Exercise requirements:
Only the lines from the line containing "You have 40" to the end of the entries should be repeated, exactly as they appear.

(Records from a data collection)
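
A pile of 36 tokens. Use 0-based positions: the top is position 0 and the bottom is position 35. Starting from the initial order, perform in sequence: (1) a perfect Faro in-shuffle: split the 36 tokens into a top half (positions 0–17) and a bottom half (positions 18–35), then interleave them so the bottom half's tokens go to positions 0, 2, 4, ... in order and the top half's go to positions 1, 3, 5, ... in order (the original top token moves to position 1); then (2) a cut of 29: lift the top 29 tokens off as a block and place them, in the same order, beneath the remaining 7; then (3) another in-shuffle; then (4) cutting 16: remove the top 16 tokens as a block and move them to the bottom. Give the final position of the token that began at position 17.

Track the token from position 17 forward through each operation:
  after op 1 (in-shuffle): 17 → 35
  after op 2 (cut 29): 35 → 6
  after op 3 (in-shuffle): 6 → 13
  after op 4 (cut 16): 13 → 33

33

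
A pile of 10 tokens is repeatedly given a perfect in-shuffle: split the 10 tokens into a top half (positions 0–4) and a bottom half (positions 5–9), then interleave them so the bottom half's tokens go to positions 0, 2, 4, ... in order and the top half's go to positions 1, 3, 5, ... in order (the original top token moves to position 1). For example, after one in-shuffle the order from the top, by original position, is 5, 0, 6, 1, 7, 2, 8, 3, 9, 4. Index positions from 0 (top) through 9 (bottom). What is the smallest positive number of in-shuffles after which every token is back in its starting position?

The in-shuffle permutes the 10 positions with cycle lengths [10].
Every token is home exactly when every cycle has completed a whole number of laps, i.e. after lcm(10) = 10 in-shuffles.

10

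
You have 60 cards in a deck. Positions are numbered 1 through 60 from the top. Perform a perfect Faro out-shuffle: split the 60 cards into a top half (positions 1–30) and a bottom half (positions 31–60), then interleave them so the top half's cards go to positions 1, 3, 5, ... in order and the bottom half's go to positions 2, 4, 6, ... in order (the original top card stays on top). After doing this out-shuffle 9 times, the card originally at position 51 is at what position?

Track the card's position through each out-shuffle:
51 → 42 → 24 → 47 → 34 → 8 → 15 → 29 → 57 → 54

54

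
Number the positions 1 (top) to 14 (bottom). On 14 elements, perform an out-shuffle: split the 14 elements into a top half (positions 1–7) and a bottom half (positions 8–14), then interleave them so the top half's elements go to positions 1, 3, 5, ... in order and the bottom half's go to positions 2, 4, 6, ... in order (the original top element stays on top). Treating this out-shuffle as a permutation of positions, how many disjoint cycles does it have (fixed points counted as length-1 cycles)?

3

Trace each unvisited position around until it returns:
(1) (2 3 5 9 4 7 ... len 12) (14)
3 cycles in total.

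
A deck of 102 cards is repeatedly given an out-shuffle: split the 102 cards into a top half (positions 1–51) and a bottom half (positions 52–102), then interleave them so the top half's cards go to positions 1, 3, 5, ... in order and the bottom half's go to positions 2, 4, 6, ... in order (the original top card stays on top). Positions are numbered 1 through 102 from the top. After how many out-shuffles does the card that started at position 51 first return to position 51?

100

Follow position 51 under repeated out-shuffles:
51 → 101 → 100 → 98 → 94 → 86 → 70 → 38 → ... → 51 (length 100)
It first returns after 100 out-shuffles.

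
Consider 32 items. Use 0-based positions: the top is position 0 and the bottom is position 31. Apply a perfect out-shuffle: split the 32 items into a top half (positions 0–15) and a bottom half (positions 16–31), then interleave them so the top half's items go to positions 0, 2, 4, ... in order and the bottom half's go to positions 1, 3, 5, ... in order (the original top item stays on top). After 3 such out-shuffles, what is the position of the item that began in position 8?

Track the item's position through each out-shuffle:
8 → 16 → 1 → 2

2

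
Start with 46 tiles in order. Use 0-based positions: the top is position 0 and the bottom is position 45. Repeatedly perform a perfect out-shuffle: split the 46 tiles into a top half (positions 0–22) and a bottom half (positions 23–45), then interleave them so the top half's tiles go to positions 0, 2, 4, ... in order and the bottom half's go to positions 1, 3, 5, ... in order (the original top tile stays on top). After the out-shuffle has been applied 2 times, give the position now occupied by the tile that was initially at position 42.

33

Track the tile's position through each out-shuffle:
42 → 39 → 33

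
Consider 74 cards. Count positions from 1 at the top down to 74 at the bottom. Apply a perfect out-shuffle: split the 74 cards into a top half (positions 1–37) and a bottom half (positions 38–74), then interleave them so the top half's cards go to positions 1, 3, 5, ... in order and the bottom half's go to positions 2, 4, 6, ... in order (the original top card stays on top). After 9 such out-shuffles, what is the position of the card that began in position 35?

35

Track the card's position through each out-shuffle:
35 → 69 → 64 → 54 → 34 → 67 → 60 → 46 → 18 → 35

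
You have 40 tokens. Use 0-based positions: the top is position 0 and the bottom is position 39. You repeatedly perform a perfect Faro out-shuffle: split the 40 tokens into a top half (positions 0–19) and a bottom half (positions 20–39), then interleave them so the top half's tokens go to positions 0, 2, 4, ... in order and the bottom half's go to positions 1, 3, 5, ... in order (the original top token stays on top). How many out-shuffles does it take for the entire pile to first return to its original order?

The out-shuffle permutes the 40 positions with cycle lengths [1, 1, 2, 12, 12, 12].
Every token is home exactly when every cycle has completed a whole number of laps, i.e. after lcm(1, 2, 12) = 12 out-shuffles.

12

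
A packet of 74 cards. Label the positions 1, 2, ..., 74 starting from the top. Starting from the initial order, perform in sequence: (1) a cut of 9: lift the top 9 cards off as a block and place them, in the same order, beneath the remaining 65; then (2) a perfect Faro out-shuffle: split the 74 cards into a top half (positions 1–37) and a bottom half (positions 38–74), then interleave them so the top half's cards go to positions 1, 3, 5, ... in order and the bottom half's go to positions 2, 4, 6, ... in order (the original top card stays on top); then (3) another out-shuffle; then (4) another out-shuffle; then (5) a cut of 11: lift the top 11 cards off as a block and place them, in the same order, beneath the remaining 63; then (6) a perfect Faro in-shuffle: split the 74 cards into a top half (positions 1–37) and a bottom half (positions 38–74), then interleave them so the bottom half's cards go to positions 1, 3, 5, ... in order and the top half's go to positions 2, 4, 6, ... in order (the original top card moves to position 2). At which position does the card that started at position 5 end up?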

The completed task:
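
You have 40 tokens. Use 0-based positions: the top is position 0 and the bottom is position 39. You repeatedly perform a perfect Faro out-shuffle: split the 40 tokens into a top half (positions 0–19) and a bottom half (positions 20–39), then interleave them so the top half's tokens go to positions 0, 2, 4, ... in order and the bottom half's go to positions 1, 3, 5, ... in order (the original top token stays on top). How many out-shuffles does it take for the entire pile to first return to its original order?

The out-shuffle permutes the 40 positions with cycle lengths [1, 1, 2, 12, 12, 12].
Every token is home exactly when every cycle has completed a whole number of laps, i.e. after lcm(1, 2, 12) = 12 out-shuffles.

12

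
A packet of 74 cards. Label the positions 1, 2, ..., 74 starting from the top. Starting from the initial order, perform in sequence: (1) a cut of 9: lift the top 9 cards off as a block and place them, in the same order, beneath the remaining 65; then (2) a perfect Faro out-shuffle: split the 74 cards into a top half (positions 1–37) and a bottom half (positions 38–74), then interleave them so the top half's cards go to positions 1, 3, 5, ... in order and the bottom half's go to positions 2, 4, 6, ... in order (the original top card stays on top); then (3) another out-shuffle; then (4) another out-shuffle; then (5) a cut of 11: lift the top 11 cards off as a block and place them, in the same order, beneath the remaining 63; then (6) a perfect Faro in-shuffle: split the 74 cards into a top half (positions 1–37) and a bottom half (positions 38–74), then interleave them so the bottom half's cards go to positions 1, 3, 5, ... in order and the top half's go to positions 2, 4, 6, ... in order (the original top card moves to position 2). At which position does the card that started at position 5 end up?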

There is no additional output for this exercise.